Records excerpted from a collection
Content starts
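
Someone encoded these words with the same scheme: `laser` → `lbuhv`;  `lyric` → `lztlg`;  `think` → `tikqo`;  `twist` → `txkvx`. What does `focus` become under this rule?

fpexw

In laser: l→l is +0, a→b is +1, s→u is +2, e→h is +3 — the shift increases by 1 each position. Letter i (0-indexed) is shifted by i+0, so successive shifts are 0, 1, 2, ….
Applying it to focus: f+0=f, o+1=p, c+2=e, u+3=x, s+4=w.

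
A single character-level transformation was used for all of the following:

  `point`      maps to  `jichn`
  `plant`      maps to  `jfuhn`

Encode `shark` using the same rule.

Compare letters: p→j is +20, o→i is +20, i→c is +20 — a constant shift. It's a constant shift of +20 (ROT20).
On shark: s+20=m, h+20=b, a+20=u, r+20=l, k+20=e.

mbule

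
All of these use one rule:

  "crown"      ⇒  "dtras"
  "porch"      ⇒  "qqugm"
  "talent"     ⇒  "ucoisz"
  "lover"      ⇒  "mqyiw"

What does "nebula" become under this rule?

ogeyqg

In crown: c→d is +1, r→t is +2, o→r is +3, w→a is +4 — the shift increases by 1 each position. Each letter shifts forward by (position + 1), i.e. 1, 2, 3, … — the shift grows by one for each successive letter.
On nebula: n+1=o, e+2=g, b+3=e, u+4=y, l+5=q, a+6=g.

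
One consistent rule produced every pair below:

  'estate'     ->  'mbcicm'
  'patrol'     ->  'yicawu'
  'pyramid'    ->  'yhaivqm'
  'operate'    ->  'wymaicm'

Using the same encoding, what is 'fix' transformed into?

oqg

The shift depends on letter class: consonant s→b is +9, but vowel e→m is +8. Two shifts are in play — +8 for a/e/i/o/u, +9 for every other letter.
Applying it to fix: f(cons)+9=o, i(vowel)+8=q, x(cons)+9=g.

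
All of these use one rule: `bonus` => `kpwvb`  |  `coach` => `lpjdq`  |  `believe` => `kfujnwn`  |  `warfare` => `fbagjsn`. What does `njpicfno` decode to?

The shifts repeat in a cycle of length 2: positions 0,1,… shift by +9, +1, then the pattern repeats.
Decoding njpicfno: n−9=e, j−1=i, p−9=g, i−1=h, c−9=t, f−1=e, n−9=e, o−1=n.

eighteen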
Content ends
### TASK DESCRIPTION:
Locate the word "maps" in the data above. Copy every line carrying it.

### EXERCISE SOLUTION:
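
  `point`      maps to  `jichn`
  `plant`      maps to  `jfuhn`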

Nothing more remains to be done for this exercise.